• _Try it_
Below are the records; give again exactly the line with "A survey collected", the line with "Determine the rank", and each line that lies between them, and nothing besides.

• _Exercise material_
▬▬▬▬▬▬▬▬▬▬
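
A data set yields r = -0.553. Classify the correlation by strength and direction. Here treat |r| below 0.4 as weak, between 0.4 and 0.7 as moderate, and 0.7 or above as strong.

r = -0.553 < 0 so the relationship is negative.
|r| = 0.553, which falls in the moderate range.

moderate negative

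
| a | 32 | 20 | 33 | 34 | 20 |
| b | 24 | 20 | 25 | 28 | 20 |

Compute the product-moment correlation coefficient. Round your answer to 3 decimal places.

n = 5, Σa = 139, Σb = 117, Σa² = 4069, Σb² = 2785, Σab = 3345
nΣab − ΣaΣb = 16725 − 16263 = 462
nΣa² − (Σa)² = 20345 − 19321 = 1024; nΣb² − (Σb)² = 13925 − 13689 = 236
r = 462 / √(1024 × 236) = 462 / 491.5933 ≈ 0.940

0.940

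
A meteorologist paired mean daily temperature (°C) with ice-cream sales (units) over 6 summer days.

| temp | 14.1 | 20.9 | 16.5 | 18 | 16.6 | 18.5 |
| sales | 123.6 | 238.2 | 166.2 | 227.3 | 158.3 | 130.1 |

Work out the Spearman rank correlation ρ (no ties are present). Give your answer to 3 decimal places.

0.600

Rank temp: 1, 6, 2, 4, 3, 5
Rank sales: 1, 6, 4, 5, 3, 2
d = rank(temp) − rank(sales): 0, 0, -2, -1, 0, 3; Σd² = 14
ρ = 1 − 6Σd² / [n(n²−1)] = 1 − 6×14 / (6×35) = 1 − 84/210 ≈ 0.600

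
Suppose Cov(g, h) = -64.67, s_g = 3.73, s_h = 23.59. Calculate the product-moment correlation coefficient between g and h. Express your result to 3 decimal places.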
▬▬▬▬▬▬▬▬▬▬
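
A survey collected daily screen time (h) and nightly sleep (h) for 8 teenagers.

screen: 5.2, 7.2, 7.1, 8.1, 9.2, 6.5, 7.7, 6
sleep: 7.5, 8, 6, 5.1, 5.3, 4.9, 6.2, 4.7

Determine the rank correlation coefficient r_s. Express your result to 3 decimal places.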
▬▬▬▬▬▬▬▬▬▬
• _Output_
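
A survey collected daily screen time (h) and nightly sleep (h) for 8 teenagers.

screen: 5.2, 7.2, 7.1, 8.1, 9.2, 6.5, 7.7, 6
sleep: 7.5, 8, 6, 5.1, 5.3, 4.9, 6.2, 4.7

Determine the rank correlation coefficient r_s. Express your result to 3 decimal places.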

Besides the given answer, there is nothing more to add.